Aim of the task: Keep to one stretch of the data below, the lines from the one with "1. write(16)" up to and including the one with "At which operation", and return that stretch exactly.

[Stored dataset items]
[Start of section]
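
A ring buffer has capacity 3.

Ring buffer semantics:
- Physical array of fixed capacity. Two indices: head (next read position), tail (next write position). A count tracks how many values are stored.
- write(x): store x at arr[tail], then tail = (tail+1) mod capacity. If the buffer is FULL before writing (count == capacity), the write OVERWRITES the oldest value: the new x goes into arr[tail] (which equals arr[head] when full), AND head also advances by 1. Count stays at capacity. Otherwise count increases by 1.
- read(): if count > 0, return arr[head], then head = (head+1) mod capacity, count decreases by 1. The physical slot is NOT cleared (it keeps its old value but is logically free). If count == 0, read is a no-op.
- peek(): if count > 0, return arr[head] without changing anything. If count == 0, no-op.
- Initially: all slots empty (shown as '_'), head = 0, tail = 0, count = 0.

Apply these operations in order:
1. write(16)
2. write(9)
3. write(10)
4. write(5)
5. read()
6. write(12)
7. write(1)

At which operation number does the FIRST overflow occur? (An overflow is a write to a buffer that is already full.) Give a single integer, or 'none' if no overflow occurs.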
[End of section]
[Start of section]
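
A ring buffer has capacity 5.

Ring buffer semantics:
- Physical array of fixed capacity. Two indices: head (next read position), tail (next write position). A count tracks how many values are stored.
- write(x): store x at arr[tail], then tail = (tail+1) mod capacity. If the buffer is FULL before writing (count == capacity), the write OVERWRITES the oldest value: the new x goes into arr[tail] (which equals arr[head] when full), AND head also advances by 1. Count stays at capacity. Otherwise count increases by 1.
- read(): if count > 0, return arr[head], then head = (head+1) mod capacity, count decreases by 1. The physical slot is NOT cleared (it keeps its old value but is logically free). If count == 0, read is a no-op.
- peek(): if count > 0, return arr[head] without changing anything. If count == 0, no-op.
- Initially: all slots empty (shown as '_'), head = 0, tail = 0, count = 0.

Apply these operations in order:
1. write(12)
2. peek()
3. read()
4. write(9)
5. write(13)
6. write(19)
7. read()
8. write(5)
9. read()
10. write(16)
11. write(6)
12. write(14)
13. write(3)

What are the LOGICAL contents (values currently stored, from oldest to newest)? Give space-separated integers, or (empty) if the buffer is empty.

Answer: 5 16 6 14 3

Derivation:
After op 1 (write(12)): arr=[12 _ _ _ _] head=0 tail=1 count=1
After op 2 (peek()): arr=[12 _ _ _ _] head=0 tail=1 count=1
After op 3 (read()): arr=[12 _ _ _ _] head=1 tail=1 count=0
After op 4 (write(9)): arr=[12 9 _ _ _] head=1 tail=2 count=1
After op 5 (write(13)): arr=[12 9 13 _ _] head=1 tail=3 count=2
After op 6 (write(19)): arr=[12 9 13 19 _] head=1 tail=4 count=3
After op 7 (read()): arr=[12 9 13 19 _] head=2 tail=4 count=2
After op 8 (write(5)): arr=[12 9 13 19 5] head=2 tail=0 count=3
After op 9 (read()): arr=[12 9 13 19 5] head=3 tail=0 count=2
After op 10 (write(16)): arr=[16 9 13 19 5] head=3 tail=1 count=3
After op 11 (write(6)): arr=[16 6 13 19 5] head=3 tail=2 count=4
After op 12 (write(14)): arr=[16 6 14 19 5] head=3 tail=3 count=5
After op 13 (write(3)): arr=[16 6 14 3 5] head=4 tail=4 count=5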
[End of section]
Answer to this problem:
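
1. write(16)
2. write(9)
3. write(10)
4. write(5)
5. read()
6. write(12)
7. write(1)

At which operation number does the FIRST overflow occur? (An overflow is a write to a buffer that is already full.) Give a single integer, or 'none' if no overflow occurs.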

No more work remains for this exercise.